__Task goal__
Only the lines with the string "allocating" are needed; return each of them from the entries below.

__Excerpted records__
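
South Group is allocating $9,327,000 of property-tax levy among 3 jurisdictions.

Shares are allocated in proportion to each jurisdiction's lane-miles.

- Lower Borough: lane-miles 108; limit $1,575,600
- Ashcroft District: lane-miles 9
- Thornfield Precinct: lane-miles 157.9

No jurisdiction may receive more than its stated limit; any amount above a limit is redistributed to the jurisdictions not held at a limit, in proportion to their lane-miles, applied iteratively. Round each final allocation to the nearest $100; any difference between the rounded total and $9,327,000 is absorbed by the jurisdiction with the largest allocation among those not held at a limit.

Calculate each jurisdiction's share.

Total lane-miles = 274.9.
Proportional shares (ignoring caps): Lower Borough 3,664,299.75; Ashcroft District 305,358.31; Thornfield Precinct 5,357,341.94.
Cap binds for Lower Borough ($1,575,600); residual $7,751,400 reallocated over remaining lane-miles 166.9.
Shares after redistribution: Ashcroft District 417,990.41 → $418,000; Thornfield Precinct 7,333,409.59 → $7,333,400.

Lower Borough: $1,575,600 · Ashcroft District: $418,000 · Thornfield Precinct: $7,333,400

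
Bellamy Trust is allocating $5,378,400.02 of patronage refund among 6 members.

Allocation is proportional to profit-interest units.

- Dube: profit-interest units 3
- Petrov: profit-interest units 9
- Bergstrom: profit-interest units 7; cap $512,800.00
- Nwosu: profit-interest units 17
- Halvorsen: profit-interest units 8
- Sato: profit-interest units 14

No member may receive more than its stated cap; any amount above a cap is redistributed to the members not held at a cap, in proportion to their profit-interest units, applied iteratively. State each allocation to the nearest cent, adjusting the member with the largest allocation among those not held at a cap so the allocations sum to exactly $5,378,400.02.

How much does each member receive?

Total profit-interest units = 58.
Unconstrained shares: Dube 278,193.1045; Petrov 834,579.3134; Bergstrom 649,117.2438; Nwosu 1,576,427.5921; Halvorsen 741,848.2786; Sato 1,298,234.4876.
Capped: Bergstrom ($512,800.00); residual $4,865,600.02 reallocated over remaining profit-interest units 51.
Redistributed shares: Dube 286,211.7659 → $286,211.77; Petrov 858,635.2976 → $858,635.30; Nwosu 1,621,866.6733 → $1,621,866.67; Halvorsen 763,231.3757 → $763,231.38; Sato 1,335,654.9075 → $1,335,654.91.
Rounding difference −$0.01 applied to Nwosu → $1,621,866.66.

Dube: $286,211.77 | Petrov: $858,635.30 | Bergstrom: $512,800.00 | Nwosu: $1,621,866.66 | Halvorsen: $763,231.38 | Sato: $1,335,654.91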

__Answer space__
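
South Group is allocating $9,327,000 of property-tax levy among 3 jurisdictions.
Bellamy Trust is allocating $5,378,400.02 of patronage refund among 6 members.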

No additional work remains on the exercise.